PROBLEM DETAILS: Restate all entries exactly.

Collection entries

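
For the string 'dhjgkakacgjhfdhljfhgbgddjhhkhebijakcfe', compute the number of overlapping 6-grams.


String 'dhjgkakacgjhfdhljfhgbgddjhhkhebijakcfe' has length L = 38.
Number of overlapping n-grams = L - n + 1
Substituting: 38 - 6 + 1 = 33

33


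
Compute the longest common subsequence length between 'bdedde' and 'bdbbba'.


DP table for LCS of 'bdedde' and 'bdbbba':
       b  d  b  b  b  a
    0  0  0  0  0  0  0
  b 0  1  1  1  1  1  1
  d 0  1  2  2  2  2  2
  e 0  1  2  2  2  2  2
  d 0  1  2  2  2  2  2
  d 0  1  2  2  2  2  2
  e 0  1  2  2  2  2  2
LCS: 'bd'
LCS length = 2

2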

FINISHED TASK:
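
For the string 'dhjgkakacgjhfdhljfhgbgddjhhkhebijakcfe', compute the number of overlapping 6-grams.


String 'dhjgkakacgjhfdhljfhgbgddjhhkhebijakcfe' has length L = 38.
Number of overlapping n-grams = L - n + 1
Substituting: 38 - 6 + 1 = 33

33


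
Compute the longest common subsequence length between 'bdedde' and 'bdbbba'.


DP table for LCS of 'bdedde' and 'bdbbba':
       b  d  b  b  b  a
    0  0  0  0  0  0  0
  b 0  1  1  1  1  1  1
  d 0  1  2  2  2  2  2
  e 0  1  2  2  2  2  2
  d 0  1  2  2  2  2  2
  d 0  1  2  2  2  2  2
  e 0  1  2  2  2  2  2
LCS: 'bd'
LCS length = 2

2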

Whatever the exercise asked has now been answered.